:: What is needed ::
As soon as the line containing "step 2: ABCCC" appears, copy it and every following line word for word until the records end.

Dataset Block Start

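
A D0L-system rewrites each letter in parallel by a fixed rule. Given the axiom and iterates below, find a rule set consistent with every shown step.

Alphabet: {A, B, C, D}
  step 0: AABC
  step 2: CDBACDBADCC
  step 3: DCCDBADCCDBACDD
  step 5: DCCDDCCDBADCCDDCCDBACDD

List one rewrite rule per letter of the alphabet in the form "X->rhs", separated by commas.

  step 2 ⇒ step 3: CDBACDBADCC ⇒ D·C·CD·BA·D·C·CD·BA·C·D·D
    A ↦ BA
    B ↦ CD
    C ↦ D
    D ↦ C

A->BA, B->CD, C->D, D->C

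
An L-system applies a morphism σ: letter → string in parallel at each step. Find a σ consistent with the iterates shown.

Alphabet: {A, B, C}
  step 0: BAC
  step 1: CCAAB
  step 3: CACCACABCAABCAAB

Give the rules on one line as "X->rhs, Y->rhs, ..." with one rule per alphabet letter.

  step 0 ⇒ step 1: BAC ⇒ C·CA·AB
    A ↦ CA
    B ↦ C
    C ↦ AB

A->CA, B->C, C->AB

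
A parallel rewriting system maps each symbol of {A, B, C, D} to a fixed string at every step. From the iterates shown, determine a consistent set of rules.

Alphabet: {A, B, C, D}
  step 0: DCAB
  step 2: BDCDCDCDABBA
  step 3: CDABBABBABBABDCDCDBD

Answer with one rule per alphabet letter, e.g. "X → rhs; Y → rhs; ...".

A->BD, B->CD, C->BB, D->A

  step 2 ⇒ step 3: BDCDCDCDABBA ⇒ CD·A·BB·A·BB·A·BB·A·BD·CD·CD·BD
    A ↦ BD
    B ↦ CD
    C ↦ BB
    D ↦ A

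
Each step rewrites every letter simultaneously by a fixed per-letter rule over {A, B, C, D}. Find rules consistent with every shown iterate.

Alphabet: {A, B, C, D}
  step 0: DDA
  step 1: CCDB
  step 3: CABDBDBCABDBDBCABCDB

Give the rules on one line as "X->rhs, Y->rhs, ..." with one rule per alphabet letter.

  step 0 ⇒ step 1: DDA ⇒ C·C·DB
    A ↦ DB
    D ↦ C
    B ↦ DB  (constrained at step 1)
    C ↦ CAB  (constrained at step 1)

A->DB, B->DB, C->CAB, D->C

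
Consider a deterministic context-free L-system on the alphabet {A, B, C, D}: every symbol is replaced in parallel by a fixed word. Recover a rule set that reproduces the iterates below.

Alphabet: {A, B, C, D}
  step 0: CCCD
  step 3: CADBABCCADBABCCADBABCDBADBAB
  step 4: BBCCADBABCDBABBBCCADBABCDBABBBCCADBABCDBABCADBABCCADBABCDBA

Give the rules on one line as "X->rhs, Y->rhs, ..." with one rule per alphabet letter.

  step 3 ⇒ step 4: CADBABCCADBABCCADBABCDBADBAB ⇒ B·BC·CA·DBA·BC·DBA·B·B·BC·CA·DBA·BC·DBA·B·B·BC·CA·DBA·BC·DBA·B·CA·DBA·BC·CA·DBA·BC·DBA
    A ↦ BC
    B ↦ DBA
    C ↦ B
    D ↦ CA

A->BC, B->DBA, C->B, D->CA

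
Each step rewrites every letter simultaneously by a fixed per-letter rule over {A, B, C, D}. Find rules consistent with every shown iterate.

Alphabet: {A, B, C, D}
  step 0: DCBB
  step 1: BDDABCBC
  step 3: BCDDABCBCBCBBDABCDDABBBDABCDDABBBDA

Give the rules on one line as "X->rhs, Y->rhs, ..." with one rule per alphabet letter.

A->BDA, B->BC, C->DDA, D->B

  step 0 ⇒ step 1: DCBB ⇒ B·DDA·BC·BC
    B ↦ BC
    C ↦ DDA
    D ↦ B
    A ↦ BDA  (constrained at step 1)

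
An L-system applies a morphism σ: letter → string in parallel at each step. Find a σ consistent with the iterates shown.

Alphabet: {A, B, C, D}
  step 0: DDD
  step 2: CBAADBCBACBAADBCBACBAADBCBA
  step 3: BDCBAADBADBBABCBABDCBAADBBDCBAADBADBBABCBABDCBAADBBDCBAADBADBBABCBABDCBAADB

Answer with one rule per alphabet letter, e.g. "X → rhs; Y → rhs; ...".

  step 2 ⇒ step 3: CBAADBCBACBAADBCBACBAADBCBA ⇒ BD·CBA·ADB·ADB·BAB·CBA·BD·CBA·ADB·BD·CBA·ADB·ADB·BAB·CBA·BD·CBA·ADB·BD·CBA·ADB·ADB·BAB·CBA·BD·CBA·ADB
    A ↦ ADB
    B ↦ CBA
    C ↦ BD
    D ↦ BAB

A->ADB, B->CBA, C->BD, D->BAB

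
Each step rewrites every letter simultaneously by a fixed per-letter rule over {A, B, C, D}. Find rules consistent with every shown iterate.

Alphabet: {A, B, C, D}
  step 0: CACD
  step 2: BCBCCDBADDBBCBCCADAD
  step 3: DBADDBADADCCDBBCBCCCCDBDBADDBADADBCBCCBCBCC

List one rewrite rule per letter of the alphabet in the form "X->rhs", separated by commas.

  step 2 ⇒ step 3: BCBCCDBADDBBCBCCADAD ⇒ DB·AD·DB·AD·AD·CC·DB·BCB·CC·CC·DB·DB·AD·DB·AD·AD·BCB·CC·BCB·CC
    A ↦ BCB
    B ↦ DB
    C ↦ AD
    D ↦ CC

A->BCB, B->DB, C->AD, D->CC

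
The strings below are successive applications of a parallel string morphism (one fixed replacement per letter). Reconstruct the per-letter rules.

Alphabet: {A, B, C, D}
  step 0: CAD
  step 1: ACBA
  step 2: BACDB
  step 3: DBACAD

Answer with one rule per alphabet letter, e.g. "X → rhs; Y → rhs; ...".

A->B, B->D, C->AC, D->A

  step 2 ⇒ step 3: BACDB ⇒ D·B·AC·A·D
    A ↦ B
    B ↦ D
    C ↦ AC
    D ↦ A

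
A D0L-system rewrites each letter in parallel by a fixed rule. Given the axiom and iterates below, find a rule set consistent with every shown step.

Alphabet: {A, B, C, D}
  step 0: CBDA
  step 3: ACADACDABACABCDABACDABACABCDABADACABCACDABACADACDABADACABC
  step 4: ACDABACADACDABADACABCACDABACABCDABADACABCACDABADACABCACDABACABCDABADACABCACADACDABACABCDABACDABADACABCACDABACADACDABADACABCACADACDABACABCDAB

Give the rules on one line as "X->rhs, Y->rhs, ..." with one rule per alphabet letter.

  step 3 ⇒ step 4: ACADACDABACABCDABACDABACABCDABADACABCACDABACADACDABADACABC ⇒ AC·DAB·AC·AD·AC·DAB·AD·AC·ABC·AC·DAB·AC·ABC·DAB·AD·AC·ABC·AC·DAB·AD·AC·ABC·AC·DAB·AC·ABC·DAB·AD·AC·ABC·AC·AD·AC·DAB·AC·ABC·DAB·AC·DAB·AD·AC·ABC·AC·DAB·AC·AD·AC·DAB·AD·AC·ABC·AC·AD·AC·DAB·AC·ABC·DAB
    A ↦ AC
    B ↦ ABC
    C ↦ DAB
    D ↦ AD

A->AC, B->ABC, C->DAB, D->AD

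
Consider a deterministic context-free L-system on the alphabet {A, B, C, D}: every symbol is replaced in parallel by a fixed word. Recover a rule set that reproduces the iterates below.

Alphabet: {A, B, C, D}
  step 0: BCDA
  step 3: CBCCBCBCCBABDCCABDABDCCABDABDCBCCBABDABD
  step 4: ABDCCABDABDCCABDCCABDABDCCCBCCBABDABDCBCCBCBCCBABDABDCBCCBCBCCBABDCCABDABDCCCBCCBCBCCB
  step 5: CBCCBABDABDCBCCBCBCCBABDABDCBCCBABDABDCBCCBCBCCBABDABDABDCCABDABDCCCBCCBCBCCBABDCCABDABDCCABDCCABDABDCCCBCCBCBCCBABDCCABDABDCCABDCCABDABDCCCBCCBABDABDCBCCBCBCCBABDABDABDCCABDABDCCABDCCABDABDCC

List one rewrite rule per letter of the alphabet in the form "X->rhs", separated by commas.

A->CB, B->CC, C->ABD, D->B

  step 4 ⇒ step 5: ABDCCABDABDCCABDCCABDABDCCCBCCBABDABDCBCCBCBCCBABDABDCBCCBCBCCBABDCCABDABDCCCBCCBCBCCB ⇒ CB·CC·B·ABD·ABD·CB·CC·B·CB·CC·B·ABD·ABD·CB·CC·B·ABD·ABD·CB·CC·B·CB·CC·B·ABD·ABD·ABD·CC·ABD·ABD·CC·CB·CC·B·CB·CC·B·ABD·CC·ABD·ABD·CC·ABD·CC·ABD·ABD·CC·CB·CC·B·CB·CC·B·ABD·CC·ABD·ABD·CC·ABD·CC·ABD·ABD·CC·CB·CC·B·ABD·ABD·CB·CC·B·CB·CC·B·ABD·ABD·ABD·CC·ABD·ABD·CC·ABD·CC·ABD·ABD·CC
    A ↦ CB
    B ↦ CC
    C ↦ ABD
    D ↦ B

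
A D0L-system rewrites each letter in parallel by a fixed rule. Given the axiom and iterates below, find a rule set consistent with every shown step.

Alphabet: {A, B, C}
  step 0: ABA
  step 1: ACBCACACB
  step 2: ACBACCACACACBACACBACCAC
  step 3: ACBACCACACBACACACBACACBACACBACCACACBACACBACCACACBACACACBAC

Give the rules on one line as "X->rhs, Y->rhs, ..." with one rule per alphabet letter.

A->ACB, B->CAC, C->AC

  step 2 ⇒ step 3: ACBACCACACACBACACBACCAC ⇒ ACB·AC·CAC·ACB·AC·AC·ACB·AC·ACB·AC·ACB·AC·CAC·ACB·AC·ACB·AC·CAC·ACB·AC·AC·ACB·AC
    A ↦ ACB
    B ↦ CAC
    C ↦ AC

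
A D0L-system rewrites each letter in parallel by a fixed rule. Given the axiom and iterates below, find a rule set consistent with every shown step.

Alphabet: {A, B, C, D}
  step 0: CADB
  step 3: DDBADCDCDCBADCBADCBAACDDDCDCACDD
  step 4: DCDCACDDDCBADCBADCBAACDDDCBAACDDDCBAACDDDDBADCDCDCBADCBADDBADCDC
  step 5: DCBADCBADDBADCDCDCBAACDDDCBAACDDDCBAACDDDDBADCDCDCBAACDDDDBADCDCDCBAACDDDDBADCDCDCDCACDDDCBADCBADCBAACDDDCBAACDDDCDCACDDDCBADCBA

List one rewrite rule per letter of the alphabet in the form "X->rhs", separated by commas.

A->DD, B->AC, C->BA, D->DC

  step 4 ⇒ step 5: DCDCACDDDCBADCBADCBAACDDDCBAACDDDCBAACDDDDBADCDCDCBADCBADDBADCDC ⇒ DC·BA·DC·BA·DD·BA·DC·DC·DC·BA·AC·DD·DC·BA·AC·DD·DC·BA·AC·DD·DD·BA·DC·DC·DC·BA·AC·DD·DD·BA·DC·DC·DC·BA·AC·DD·DD·BA·DC·DC·DC·DC·AC·DD·DC·BA·DC·BA·DC·BA·AC·DD·DC·BA·AC·DD·DC·DC·AC·DD·DC·BA·DC·BA
    A ↦ DD
    B ↦ AC
    C ↦ BA
    D ↦ DC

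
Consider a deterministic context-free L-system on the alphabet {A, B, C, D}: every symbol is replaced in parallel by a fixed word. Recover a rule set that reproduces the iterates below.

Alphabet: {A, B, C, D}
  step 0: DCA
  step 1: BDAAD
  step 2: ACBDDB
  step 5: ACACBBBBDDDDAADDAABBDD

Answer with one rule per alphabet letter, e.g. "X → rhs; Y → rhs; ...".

A->D, B->AC, C->DAA, D->B

  step 1 ⇒ step 2: BDAAD ⇒ AC·B·D·D·B
    A ↦ D
    B ↦ AC
    D ↦ B
  step 0 ⇒ step 1: DCA ⇒ B·DAA·D
    C ↦ DAA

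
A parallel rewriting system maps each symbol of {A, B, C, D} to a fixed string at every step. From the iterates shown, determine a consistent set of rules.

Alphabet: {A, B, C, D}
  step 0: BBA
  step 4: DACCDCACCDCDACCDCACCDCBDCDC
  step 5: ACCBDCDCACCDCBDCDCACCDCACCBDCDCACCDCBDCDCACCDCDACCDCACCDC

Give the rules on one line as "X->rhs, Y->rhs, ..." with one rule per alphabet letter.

A->B, B->D, C->DC, D->ACC

  step 4 ⇒ step 5: DACCDCACCDCDACCDCACCDCBDCDC ⇒ ACC·B·DC·DC·ACC·DC·B·DC·DC·ACC·DC·ACC·B·DC·DC·ACC·DC·B·DC·DC·ACC·DC·D·ACC·DC·ACC·DC
    A ↦ B
    B ↦ D
    C ↦ DC
    D ↦ ACC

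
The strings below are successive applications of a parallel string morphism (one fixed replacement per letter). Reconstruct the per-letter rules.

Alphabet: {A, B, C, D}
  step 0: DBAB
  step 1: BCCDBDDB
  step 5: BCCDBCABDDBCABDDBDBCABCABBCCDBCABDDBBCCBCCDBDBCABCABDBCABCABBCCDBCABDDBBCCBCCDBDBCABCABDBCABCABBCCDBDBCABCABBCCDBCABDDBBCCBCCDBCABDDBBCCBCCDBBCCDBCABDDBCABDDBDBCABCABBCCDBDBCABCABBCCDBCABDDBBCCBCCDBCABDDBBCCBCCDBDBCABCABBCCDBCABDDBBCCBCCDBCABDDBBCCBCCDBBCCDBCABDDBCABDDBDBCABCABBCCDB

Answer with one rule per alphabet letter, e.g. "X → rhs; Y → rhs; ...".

A->D, B->DB, C->CAB, D->BCC

  step 0 ⇒ step 1: DBAB ⇒ BCC·DB·D·DB
    A ↦ D
    B ↦ DB
    D ↦ BCC
    C ↦ CAB  (constrained at step 1)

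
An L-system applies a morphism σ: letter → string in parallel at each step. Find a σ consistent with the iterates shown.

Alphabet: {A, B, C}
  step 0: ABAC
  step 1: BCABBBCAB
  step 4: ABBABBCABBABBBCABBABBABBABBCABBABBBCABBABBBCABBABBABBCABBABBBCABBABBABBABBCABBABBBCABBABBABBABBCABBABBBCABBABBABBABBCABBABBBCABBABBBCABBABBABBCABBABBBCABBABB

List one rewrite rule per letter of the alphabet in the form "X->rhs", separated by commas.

A->BC, B->ABB, C->AB

  step 0 ⇒ step 1: ABAC ⇒ BC·ABB·BC·AB
    A ↦ BC
    B ↦ ABB
    C ↦ AB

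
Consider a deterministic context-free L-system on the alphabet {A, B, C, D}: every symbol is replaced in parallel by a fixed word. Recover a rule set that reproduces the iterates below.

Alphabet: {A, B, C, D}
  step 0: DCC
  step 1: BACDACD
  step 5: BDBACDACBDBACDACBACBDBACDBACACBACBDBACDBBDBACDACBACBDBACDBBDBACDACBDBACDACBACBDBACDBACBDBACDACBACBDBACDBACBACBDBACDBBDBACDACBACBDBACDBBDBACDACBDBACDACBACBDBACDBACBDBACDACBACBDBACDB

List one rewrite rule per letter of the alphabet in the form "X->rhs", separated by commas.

A->BDB, B->AC, C->ACD, D->B

  step 0 ⇒ step 1: DCC ⇒ B·ACD·ACD
    C ↦ ACD
    D ↦ B
    A ↦ BDB  (constrained at step 1)
    B ↦ AC  (constrained at step 1)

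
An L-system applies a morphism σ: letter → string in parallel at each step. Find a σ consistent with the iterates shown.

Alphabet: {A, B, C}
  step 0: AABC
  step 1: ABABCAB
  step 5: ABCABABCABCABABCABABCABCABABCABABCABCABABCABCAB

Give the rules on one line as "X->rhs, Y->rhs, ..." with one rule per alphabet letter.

  step 0 ⇒ step 1: AABC ⇒ AB·AB·C·AB
    A ↦ AB
    B ↦ C
    C ↦ AB

A->AB, B->C, C->AB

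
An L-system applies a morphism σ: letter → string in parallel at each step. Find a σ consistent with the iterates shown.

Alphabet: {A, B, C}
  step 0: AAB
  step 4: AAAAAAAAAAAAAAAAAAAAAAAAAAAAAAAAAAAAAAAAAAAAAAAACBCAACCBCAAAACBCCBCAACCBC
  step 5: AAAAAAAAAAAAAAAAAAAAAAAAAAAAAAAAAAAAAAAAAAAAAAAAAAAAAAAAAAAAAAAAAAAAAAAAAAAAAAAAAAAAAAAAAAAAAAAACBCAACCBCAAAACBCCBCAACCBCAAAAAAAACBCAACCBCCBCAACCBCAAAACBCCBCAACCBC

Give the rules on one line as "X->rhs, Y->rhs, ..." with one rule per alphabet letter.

  step 4 ⇒ step 5: AAAAAAAAAAAAAAAAAAAAAAAAAAAAAAAAAAAAAAAAAAAAAAAACBCAACCBCAAAACBCCBCAACCBC ⇒ AA·AA·AA·AA·AA·AA·AA·AA·AA·AA·AA·AA·AA·AA·AA·AA·AA·AA·AA·AA·AA·AA·AA·AA·AA·AA·AA·AA·AA·AA·AA·AA·AA·AA·AA·AA·AA·AA·AA·AA·AA·AA·AA·AA·AA·AA·AA·AA·CBC·AAC·CBC·AA·AA·CBC·CBC·AAC·CBC·AA·AA·AA·AA·CBC·AAC·CBC·CBC·AAC·CBC·AA·AA·CBC·CBC·AAC·CBC
    A ↦ AA
    B ↦ AAC
    C ↦ CBC

A->AA, B->AAC, C->CBC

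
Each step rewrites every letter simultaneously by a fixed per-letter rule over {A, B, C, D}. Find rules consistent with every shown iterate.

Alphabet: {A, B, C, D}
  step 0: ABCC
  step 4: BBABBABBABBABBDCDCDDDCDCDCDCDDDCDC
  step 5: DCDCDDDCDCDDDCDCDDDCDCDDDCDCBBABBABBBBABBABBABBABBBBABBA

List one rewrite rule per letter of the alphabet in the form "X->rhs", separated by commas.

A->DD, B->DC, C->BA, D->B

  step 4 ⇒ step 5: BBABBABBABBABBDCDCDDDCDCDCDCDDDCDC ⇒ DC·DC·DD·DC·DC·DD·DC·DC·DD·DC·DC·DD·DC·DC·B·BA·B·BA·B·B·B·BA·B·BA·B·BA·B·BA·B·B·B·BA·B·BA
    A ↦ DD
    B ↦ DC
    C ↦ BA
    D ↦ B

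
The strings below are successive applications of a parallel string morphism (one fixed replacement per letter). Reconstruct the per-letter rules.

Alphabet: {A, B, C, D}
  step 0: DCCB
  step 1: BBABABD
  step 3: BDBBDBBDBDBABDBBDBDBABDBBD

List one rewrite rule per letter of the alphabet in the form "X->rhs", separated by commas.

  step 0 ⇒ step 1: DCCB ⇒ B·BA·BA·BD
    B ↦ BD
    C ↦ BA
    D ↦ B
    A ↦ BBC  (constrained at step 1)

A->BBC, B->BD, C->BA, D->B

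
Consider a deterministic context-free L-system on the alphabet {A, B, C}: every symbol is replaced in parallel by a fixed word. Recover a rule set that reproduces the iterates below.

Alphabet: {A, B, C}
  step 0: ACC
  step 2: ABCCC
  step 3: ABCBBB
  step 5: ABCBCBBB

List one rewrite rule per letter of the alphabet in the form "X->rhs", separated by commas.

  step 2 ⇒ step 3: ABCCC ⇒ AB·C·B·B·B
    A ↦ AB
    B ↦ C
    C ↦ B

A->AB, B->C, C->B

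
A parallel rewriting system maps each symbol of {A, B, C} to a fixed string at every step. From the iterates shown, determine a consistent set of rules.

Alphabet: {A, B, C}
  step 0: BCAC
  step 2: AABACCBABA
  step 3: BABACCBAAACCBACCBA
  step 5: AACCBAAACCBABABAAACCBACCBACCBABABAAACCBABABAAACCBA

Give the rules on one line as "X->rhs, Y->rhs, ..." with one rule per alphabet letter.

A->BA, B->CC, C->A

  step 2 ⇒ step 3: AABACCBABA ⇒ BA·BA·CC·BA·A·A·CC·BA·CC·BA
    A ↦ BA
    B ↦ CC
    C ↦ A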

Dataset Block End

:: Response area ::
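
  step 2: ABCCC
  step 3: ABCBBB
  step 5: ABCBCBBB

List one rewrite rule per letter of the alphabet in the form "X->rhs", separated by commas.

  step 2 ⇒ step 3: ABCCC ⇒ AB·C·B·B·B
    A ↦ AB
    B ↦ C
    C ↦ B

A->AB, B->C, C->B

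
A parallel rewriting system maps each symbol of {A, B, C} to a fixed string at every step. From the iterates shown, determine a consistent set of rules.

Alphabet: {A, B, C}
  step 0: BCAC
  step 2: AABACCBABA
  step 3: BABACCBAAACCBACCBA
  step 5: AACCBAAACCBABABAAACCBACCBACCBABABAAACCBABABAAACCBA

Give the rules on one line as "X->rhs, Y->rhs, ..." with one rule per alphabet letter.

A->BA, B->CC, C->A

  step 2 ⇒ step 3: AABACCBABA ⇒ BA·BA·CC·BA·A·A·CC·BA·CC·BA
    A ↦ BA
    B ↦ CC
    C ↦ A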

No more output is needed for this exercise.